The full set of entries below should be transcribed exactly.
Data to process Block Start
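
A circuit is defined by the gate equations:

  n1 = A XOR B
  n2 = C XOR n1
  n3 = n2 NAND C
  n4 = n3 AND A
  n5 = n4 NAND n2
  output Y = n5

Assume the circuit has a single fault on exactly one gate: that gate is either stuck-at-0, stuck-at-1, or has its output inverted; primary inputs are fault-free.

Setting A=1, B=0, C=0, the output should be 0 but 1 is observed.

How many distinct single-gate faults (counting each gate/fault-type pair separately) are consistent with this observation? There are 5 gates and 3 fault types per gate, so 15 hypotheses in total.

Fault-free: n1=1, n2=1, n3=1, n4=1, n5=0 → 0. Observed 1.
  n1: stuck-at-0, inverted output ✓; others ✗
  n2: stuck-at-0, inverted output ✓; others ✗
  n3: stuck-at-0, inverted output ✓; others ✗
  n4: stuck-at-0, inverted output ✓; others ✗
  n5: stuck-at-1, inverted output ✓; others ✗
Consistent faults: {n1 stuck-at-0, n1 inverted output, n2 stuck-at-0, n2 inverted output, n3 stuck-at-0, n3 inverted output, n4 stuck-at-0, n4 inverted output, n5 stuck-at-1, n5 inverted output} — 10 in all.

10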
Data to process Block End
- _Task output_:
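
A circuit is defined by the gate equations:

  n1 = A XOR B
  n2 = C XOR n1
  n3 = n2 NAND C
  n4 = n3 AND A
  n5 = n4 NAND n2
  output Y = n5

Assume the circuit has a single fault on exactly one gate: that gate is either stuck-at-0, stuck-at-1, or has its output inverted; primary inputs are fault-free.

Setting A=1, B=0, C=0, the output should be 0 but 1 is observed.

How many distinct single-gate faults (counting each gate/fault-type pair separately) are consistent with this observation? There are 5 gates and 3 fault types per gate, so 15 hypotheses in total.

Fault-free: n1=1, n2=1, n3=1, n4=1, n5=0 → 0. Observed 1.
  n1: stuck-at-0, inverted output ✓; others ✗
  n2: stuck-at-0, inverted output ✓; others ✗
  n3: stuck-at-0, inverted output ✓; others ✗
  n4: stuck-at-0, inverted output ✓; others ✗
  n5: stuck-at-1, inverted output ✓; others ✗
Consistent faults: {n1 stuck-at-0, n1 inverted output, n2 stuck-at-0, n2 inverted output, n3 stuck-at-0, n3 inverted output, n4 stuck-at-0, n4 inverted output, n5 stuck-at-1, n5 inverted output} — 10 in all.

10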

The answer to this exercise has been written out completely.